▶ Required work
Find every line in the records below that holds the word "Leclerc", and copy it out.

▶ Input data
• • • • •
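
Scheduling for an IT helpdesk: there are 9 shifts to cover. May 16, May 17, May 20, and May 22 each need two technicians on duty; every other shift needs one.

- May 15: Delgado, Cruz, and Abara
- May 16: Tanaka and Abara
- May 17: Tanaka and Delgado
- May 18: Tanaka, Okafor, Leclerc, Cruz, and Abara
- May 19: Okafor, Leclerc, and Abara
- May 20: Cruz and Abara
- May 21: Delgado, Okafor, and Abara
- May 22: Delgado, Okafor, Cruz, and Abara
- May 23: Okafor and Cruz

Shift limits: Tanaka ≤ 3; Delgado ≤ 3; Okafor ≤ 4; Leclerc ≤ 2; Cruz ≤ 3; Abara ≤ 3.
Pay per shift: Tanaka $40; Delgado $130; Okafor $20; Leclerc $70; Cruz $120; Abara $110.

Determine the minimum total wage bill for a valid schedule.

May 16 can only be covered by Tanaka and Abara, so that assignment is forced.
May 17 can only be covered by Tanaka and Delgado, so that assignment is forced.
May 20 can only be covered by Cruz and Abara, so that assignment is forced.
Picking the cheapest available technician for each shift independently would cost $870, but that ignores the shift limits.
An optimal schedule: May 15→Abara, May 16→Tanaka+Abara, May 17→Tanaka+Delgado, May 18→Tanaka, May 19→Okafor, May 20→Abara+Cruz, May 21→Okafor, May 22→Okafor+Cruz, May 23→Okafor.
Total: 110 + 40 + 110 + 40 + 130 + 40 + 20 + 110 + 120 + 20 + 20 + 120 + 20 = $900.

$900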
• • • • •
▶ Answer to this task
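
- May 18: Tanaka, Okafor, Leclerc, Cruz, and Abara
- May 19: Okafor, Leclerc, and Abara
Shift limits: Tanaka ≤ 3; Delgado ≤ 3; Okafor ≤ 4; Leclerc ≤ 2; Cruz ≤ 3; Abara ≤ 3.
Pay per shift: Tanaka $40; Delgado $130; Okafor $20; Leclerc $70; Cruz $120; Abara $110.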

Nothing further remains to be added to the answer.